◆ SUPPLIED RECORDS

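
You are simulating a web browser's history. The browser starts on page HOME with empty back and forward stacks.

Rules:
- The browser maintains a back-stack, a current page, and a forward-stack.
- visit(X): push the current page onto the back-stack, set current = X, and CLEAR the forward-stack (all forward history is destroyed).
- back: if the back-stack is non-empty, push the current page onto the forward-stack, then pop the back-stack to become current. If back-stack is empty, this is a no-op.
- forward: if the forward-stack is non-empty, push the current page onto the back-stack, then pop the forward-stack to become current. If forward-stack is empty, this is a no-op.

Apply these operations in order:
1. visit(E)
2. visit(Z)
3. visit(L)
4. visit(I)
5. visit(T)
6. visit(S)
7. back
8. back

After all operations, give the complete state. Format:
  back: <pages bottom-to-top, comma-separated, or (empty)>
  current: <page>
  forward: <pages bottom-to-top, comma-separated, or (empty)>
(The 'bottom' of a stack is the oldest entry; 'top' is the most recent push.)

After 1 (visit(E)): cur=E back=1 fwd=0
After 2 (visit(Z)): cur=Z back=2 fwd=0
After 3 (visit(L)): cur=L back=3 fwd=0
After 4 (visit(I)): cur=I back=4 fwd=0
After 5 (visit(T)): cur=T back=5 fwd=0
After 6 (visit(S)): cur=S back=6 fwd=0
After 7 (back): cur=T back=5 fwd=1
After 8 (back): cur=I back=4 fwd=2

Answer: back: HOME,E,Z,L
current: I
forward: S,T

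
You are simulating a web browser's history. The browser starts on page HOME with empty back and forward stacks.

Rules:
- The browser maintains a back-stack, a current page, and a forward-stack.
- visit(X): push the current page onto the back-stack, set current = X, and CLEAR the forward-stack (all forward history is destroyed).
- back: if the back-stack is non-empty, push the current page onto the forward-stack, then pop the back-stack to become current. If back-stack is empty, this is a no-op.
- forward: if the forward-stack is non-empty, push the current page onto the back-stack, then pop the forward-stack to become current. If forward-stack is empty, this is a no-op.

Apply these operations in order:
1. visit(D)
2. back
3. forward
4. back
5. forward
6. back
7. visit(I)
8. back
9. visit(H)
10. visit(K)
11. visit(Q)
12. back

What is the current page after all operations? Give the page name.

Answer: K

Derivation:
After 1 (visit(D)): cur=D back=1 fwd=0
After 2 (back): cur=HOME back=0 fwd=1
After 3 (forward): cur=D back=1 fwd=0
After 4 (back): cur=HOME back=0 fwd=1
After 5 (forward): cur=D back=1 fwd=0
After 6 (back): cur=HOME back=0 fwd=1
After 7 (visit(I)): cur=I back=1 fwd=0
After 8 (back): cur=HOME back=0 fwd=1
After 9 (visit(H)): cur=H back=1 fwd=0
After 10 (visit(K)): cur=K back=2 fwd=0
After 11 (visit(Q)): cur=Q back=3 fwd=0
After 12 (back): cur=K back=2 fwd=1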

==

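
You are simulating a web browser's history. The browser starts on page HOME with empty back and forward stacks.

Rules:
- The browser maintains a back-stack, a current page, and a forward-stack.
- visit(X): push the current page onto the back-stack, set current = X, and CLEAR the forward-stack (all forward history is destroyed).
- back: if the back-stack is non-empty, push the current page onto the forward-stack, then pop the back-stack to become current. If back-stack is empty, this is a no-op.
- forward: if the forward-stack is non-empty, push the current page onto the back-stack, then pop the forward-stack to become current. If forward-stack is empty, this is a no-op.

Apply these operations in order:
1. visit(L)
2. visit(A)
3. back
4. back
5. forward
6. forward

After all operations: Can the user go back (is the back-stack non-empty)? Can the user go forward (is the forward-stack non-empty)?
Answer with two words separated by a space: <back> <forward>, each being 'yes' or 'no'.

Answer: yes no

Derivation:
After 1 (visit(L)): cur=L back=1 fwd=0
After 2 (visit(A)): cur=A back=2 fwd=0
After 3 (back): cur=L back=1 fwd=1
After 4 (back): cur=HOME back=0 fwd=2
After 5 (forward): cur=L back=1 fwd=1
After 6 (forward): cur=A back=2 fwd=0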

◆ TASK PROMPT
Using the entries above, return each line in which the word "comma" occurs.

◆ RESULT FOR THIS TASK
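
  back: <pages bottom-to-top, comma-separated, or (empty)>
  forward: <pages bottom-to-top, comma-separated, or (empty)>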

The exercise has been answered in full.